* Requirement: Please state how many lines of the data below contain the word "approx", offering nothing besides the number.

* Listed entries:
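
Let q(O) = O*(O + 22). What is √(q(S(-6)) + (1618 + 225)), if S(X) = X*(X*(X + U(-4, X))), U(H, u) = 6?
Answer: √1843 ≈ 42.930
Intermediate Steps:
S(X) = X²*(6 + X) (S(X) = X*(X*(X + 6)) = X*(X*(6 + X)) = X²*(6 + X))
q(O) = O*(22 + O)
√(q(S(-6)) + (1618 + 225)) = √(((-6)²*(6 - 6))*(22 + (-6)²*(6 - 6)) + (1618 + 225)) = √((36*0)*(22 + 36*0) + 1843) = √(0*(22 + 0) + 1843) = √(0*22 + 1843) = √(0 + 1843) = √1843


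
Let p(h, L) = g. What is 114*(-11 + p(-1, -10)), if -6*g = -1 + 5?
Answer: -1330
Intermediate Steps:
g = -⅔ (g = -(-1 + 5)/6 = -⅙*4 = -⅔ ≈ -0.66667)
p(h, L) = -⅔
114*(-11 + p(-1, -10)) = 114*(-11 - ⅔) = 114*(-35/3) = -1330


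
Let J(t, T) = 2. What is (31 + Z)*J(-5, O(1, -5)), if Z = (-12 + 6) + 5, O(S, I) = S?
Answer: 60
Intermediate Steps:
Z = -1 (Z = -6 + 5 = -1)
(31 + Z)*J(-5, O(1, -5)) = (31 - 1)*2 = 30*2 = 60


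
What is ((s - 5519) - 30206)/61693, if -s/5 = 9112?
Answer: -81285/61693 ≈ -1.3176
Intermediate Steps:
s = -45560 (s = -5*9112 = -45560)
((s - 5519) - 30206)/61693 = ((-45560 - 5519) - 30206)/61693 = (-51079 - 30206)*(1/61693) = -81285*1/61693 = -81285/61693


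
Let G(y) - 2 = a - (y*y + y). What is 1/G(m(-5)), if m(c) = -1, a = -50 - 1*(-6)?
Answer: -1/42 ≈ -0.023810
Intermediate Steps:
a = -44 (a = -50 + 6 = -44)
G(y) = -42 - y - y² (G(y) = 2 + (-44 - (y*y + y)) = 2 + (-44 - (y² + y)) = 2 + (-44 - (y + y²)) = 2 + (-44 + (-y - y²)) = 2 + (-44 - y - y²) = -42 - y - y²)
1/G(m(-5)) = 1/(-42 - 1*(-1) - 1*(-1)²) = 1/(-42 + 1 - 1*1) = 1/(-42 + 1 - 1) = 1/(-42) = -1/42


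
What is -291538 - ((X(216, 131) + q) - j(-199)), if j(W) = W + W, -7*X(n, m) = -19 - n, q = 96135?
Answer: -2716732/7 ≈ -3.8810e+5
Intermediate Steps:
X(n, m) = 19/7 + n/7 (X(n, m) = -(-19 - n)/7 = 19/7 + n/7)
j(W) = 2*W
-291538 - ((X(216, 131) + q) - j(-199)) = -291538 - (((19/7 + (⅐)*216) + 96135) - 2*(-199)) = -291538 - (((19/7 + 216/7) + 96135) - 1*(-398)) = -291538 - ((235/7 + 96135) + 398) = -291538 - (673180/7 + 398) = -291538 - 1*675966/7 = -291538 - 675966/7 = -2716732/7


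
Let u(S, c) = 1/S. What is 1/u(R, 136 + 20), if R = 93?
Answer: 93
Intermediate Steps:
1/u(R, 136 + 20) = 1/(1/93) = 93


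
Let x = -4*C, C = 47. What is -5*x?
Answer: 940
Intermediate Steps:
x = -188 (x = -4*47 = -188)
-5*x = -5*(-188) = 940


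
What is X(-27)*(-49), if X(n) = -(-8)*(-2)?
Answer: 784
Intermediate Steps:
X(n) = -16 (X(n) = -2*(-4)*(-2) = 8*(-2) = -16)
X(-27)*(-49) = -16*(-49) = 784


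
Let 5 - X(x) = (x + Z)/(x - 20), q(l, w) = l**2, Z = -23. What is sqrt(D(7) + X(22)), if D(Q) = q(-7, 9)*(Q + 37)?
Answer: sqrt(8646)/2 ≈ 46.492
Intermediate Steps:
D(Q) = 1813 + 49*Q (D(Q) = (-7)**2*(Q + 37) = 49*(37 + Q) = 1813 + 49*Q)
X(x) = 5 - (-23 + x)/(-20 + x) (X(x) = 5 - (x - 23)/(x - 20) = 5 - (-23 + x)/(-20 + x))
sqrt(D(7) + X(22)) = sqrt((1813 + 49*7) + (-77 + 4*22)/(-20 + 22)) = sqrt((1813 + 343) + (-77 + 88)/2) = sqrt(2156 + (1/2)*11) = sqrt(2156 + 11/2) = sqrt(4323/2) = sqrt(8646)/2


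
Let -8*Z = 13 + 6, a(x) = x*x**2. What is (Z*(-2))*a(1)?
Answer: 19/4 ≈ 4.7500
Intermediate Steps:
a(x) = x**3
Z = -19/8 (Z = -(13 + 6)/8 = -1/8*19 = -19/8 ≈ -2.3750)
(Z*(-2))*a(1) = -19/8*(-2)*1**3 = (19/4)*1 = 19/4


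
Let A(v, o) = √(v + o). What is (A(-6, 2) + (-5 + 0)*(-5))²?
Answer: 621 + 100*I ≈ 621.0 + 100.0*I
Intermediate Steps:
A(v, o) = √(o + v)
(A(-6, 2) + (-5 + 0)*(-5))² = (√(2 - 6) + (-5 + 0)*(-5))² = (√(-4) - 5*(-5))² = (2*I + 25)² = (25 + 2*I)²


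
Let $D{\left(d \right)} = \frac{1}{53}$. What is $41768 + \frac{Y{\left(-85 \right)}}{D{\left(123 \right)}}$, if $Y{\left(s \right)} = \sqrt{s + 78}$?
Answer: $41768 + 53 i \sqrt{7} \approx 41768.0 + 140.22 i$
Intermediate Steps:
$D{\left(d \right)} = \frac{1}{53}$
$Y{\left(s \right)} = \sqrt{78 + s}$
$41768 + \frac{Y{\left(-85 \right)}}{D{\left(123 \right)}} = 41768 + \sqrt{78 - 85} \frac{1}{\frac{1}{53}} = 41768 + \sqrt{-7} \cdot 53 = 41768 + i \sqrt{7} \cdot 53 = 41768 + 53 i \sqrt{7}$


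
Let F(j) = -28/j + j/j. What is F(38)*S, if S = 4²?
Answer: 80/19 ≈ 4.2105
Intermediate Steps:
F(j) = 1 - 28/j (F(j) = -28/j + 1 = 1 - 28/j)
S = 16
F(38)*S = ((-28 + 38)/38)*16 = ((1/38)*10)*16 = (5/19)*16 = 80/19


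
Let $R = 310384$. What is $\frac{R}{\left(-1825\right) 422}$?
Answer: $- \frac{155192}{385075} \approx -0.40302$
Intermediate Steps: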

==

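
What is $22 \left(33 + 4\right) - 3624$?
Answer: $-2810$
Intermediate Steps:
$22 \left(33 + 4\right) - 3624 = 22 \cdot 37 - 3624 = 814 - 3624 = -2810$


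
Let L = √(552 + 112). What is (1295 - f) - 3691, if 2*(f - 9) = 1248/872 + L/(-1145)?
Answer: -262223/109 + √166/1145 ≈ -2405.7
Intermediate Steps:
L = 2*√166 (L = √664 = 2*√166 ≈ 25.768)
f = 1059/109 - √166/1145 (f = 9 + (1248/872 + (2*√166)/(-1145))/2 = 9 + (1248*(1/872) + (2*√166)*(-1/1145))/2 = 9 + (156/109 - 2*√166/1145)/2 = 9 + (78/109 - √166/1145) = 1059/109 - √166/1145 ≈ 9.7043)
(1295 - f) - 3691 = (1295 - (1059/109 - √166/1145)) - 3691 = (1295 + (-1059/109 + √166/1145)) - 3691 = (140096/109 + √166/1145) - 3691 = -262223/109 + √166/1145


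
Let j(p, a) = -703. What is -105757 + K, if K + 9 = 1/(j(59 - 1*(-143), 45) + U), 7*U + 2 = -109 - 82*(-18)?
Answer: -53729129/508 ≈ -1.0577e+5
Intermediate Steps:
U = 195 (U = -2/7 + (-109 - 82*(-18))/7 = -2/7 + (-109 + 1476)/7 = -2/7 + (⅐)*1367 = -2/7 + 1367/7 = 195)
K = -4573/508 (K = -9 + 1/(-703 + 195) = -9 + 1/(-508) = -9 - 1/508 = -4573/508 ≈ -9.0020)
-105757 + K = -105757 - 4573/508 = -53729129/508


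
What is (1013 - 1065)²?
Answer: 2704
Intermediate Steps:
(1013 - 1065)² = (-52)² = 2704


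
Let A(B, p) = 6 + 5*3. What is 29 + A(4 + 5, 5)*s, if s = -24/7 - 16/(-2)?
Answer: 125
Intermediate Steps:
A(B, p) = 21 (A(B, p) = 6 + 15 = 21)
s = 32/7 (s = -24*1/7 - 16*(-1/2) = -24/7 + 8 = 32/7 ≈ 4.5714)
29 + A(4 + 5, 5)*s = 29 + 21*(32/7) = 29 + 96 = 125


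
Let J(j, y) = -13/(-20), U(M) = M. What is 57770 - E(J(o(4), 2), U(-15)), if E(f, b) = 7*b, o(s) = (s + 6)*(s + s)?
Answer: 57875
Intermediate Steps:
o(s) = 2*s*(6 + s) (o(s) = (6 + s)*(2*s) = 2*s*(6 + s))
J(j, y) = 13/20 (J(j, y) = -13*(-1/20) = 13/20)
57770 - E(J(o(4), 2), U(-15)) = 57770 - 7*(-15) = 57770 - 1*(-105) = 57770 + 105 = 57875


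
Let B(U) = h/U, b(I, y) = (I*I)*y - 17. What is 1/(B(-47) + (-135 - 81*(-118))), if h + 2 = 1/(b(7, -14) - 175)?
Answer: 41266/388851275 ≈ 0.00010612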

==

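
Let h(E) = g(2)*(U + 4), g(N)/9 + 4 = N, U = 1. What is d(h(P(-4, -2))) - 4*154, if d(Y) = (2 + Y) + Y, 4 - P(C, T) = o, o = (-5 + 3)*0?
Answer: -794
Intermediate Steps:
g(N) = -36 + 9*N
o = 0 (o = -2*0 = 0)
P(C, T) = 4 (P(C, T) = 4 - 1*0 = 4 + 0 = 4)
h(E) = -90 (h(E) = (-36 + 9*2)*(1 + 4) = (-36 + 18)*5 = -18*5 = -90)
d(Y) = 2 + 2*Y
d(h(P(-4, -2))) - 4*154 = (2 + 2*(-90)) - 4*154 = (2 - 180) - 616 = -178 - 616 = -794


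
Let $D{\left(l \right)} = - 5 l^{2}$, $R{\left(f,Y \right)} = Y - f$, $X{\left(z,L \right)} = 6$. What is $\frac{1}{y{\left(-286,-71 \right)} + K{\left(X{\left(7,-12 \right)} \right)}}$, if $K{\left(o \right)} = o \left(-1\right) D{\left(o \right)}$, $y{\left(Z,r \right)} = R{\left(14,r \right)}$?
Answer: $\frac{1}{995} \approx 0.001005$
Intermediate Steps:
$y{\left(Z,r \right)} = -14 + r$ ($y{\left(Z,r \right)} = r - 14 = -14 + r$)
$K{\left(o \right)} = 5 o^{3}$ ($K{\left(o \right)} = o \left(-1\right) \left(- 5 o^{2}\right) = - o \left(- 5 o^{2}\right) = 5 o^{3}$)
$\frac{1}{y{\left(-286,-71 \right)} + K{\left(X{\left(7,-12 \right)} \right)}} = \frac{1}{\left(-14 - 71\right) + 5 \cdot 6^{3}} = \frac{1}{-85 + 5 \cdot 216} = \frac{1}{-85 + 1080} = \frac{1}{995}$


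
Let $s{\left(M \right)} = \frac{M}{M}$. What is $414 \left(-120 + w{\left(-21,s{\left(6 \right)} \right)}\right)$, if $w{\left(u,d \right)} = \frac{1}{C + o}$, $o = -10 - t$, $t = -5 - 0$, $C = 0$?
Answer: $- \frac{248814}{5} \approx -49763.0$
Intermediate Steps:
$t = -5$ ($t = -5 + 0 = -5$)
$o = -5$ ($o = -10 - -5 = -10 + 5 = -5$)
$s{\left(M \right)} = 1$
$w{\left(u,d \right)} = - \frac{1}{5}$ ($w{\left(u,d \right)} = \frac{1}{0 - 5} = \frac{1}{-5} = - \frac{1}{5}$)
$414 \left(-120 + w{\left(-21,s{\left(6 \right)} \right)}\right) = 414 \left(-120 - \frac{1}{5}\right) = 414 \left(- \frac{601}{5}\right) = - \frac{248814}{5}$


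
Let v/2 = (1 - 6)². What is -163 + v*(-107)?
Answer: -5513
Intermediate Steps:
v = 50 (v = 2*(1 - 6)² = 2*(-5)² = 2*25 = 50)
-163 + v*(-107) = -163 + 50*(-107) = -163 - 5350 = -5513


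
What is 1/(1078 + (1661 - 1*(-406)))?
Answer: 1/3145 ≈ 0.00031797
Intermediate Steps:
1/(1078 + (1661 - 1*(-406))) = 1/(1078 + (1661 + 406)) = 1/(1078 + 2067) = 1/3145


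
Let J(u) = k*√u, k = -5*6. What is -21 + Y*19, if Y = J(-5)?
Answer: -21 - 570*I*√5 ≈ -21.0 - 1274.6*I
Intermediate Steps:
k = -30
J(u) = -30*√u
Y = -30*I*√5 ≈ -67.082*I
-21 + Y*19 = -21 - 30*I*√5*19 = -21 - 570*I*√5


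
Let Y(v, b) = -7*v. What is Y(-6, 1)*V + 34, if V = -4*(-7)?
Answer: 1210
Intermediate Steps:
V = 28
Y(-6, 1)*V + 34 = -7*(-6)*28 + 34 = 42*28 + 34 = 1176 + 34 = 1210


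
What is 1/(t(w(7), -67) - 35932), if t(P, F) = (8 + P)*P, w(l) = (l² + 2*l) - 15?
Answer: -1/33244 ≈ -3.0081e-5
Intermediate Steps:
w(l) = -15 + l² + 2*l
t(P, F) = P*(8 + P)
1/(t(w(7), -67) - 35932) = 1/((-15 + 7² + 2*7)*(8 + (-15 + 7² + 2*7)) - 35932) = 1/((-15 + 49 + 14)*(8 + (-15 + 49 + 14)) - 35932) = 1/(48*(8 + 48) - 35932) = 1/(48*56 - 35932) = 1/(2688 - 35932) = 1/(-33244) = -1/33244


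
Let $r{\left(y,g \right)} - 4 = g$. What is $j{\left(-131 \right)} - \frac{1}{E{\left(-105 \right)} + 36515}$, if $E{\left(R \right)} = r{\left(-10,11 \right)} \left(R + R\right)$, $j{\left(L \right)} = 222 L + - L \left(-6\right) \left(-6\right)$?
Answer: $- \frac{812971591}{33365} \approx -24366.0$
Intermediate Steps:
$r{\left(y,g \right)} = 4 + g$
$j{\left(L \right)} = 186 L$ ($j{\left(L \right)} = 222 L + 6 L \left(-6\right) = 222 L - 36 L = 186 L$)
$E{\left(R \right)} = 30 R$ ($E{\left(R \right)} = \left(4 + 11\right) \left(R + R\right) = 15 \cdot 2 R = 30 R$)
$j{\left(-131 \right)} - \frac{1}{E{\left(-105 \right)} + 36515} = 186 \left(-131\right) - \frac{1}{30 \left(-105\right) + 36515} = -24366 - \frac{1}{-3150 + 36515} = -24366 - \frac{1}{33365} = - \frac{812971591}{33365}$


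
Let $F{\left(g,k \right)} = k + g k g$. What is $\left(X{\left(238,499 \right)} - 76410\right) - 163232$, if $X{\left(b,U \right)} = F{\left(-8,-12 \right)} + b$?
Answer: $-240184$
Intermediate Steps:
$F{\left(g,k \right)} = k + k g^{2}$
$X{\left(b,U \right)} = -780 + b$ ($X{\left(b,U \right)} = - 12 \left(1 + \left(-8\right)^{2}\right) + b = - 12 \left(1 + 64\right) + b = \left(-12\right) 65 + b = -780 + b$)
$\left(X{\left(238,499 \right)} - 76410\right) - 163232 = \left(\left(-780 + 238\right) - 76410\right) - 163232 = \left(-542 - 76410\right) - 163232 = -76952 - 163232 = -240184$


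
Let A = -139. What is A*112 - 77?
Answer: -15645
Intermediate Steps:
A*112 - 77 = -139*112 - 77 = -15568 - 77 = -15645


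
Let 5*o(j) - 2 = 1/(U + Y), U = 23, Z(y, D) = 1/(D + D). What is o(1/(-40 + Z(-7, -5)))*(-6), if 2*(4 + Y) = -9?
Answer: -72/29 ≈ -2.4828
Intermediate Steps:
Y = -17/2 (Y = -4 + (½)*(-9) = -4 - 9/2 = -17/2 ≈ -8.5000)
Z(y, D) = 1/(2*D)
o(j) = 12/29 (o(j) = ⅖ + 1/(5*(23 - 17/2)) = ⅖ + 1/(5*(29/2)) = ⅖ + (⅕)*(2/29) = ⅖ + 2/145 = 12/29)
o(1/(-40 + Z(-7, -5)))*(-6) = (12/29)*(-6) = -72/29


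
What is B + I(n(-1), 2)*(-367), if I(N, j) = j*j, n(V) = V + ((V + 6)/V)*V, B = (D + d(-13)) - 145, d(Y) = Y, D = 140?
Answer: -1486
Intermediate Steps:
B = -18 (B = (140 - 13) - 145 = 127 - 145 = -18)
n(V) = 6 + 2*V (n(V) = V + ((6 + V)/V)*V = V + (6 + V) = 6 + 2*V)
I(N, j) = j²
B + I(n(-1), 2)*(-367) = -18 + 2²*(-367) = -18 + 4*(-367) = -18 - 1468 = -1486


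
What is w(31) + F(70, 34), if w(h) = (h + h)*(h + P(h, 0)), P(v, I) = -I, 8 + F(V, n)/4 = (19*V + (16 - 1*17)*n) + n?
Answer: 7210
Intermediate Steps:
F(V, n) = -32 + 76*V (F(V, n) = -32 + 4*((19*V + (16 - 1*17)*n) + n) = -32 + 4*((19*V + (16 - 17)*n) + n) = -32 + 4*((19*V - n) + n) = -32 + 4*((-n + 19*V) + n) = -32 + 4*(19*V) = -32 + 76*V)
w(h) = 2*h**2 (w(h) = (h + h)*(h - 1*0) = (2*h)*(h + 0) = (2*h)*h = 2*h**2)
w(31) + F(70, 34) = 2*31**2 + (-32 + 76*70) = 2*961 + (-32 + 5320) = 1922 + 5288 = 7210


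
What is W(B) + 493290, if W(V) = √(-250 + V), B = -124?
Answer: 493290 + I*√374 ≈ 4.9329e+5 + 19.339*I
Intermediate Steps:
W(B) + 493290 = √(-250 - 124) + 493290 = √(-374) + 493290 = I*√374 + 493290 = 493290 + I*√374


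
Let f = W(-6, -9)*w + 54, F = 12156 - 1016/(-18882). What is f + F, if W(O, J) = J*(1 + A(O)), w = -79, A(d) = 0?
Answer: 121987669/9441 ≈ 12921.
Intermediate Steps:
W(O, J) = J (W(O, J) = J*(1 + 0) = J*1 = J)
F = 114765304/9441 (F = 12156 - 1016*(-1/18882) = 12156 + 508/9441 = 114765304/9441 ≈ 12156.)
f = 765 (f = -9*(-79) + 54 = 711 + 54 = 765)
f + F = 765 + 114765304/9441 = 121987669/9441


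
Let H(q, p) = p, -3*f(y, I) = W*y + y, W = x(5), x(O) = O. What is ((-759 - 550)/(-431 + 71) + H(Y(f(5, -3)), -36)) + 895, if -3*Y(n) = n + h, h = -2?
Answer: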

* Your solution: 5